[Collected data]

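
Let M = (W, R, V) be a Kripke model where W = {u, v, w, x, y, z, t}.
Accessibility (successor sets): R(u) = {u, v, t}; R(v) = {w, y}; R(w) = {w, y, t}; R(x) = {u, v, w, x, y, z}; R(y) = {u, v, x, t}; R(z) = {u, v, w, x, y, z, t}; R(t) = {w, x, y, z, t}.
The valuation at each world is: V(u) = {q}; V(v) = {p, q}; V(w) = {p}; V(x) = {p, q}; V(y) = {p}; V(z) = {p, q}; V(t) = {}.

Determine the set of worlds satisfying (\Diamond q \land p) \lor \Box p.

v, x, y, z

Recall that \Box ψ holds at a world iff ψ holds at every accessible world, and \Diamond ψ holds iff ψ holds at some accessible world.
Let φ = (\Diamond q \land p) \lor \Box p. Evaluate φ at each world:
  u (successors {u, v, t}): φ is false.
  v (successors {w, y}): φ is true.
  w (successors {w, y, t}): φ is false.
  x (successors {u, v, w, x, y, z}): φ is true.
  y (successors {u, v, x, t}): φ is true.
  z (successors {u, v, w, x, y, z, t}): φ is true.
  t (successors {w, x, y, z, t}): φ is false.
For instance, at w:
  At w: \Diamond q \land p is false, \Box p is false, so (\Diamond q \land p) \lor \Box p is false.
    At w: \Diamond q is false, p is true, so \Diamond q \land p is false.
      At w: \Diamond q requires q at some successor in {w, y, t}.
        At w: q is false.
        At y: q is false.
        At t: q is false.
      So \Diamond q is false at w.
    At w: \Box p requires p at every successor {w, y, t}.
      p fails at t, so \Box p is false at w.
Satisfying worlds: {v, x, y, z}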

### Work instruction
In the data above, which lines lie between the line with "Accessibility (successor sets): R(u)" and the line with "The valuation at", inclusive? Print those lines exactly and nothing else.

### Written response
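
Accessibility (successor sets): R(u) = {u, v, t}; R(v) = {w, y}; R(w) = {w, y, t}; R(x) = {u, v, w, x, y, z}; R(y) = {u, v, x, t}; R(z) = {u, v, w, x, y, z, t}; R(t) = {w, x, y, z, t}.
The valuation at each world is: V(u) = {q}; V(v) = {p, q}; V(w) = {p}; V(x) = {p, q}; V(y) = {p}; V(z) = {p, q}; V(t) = {}.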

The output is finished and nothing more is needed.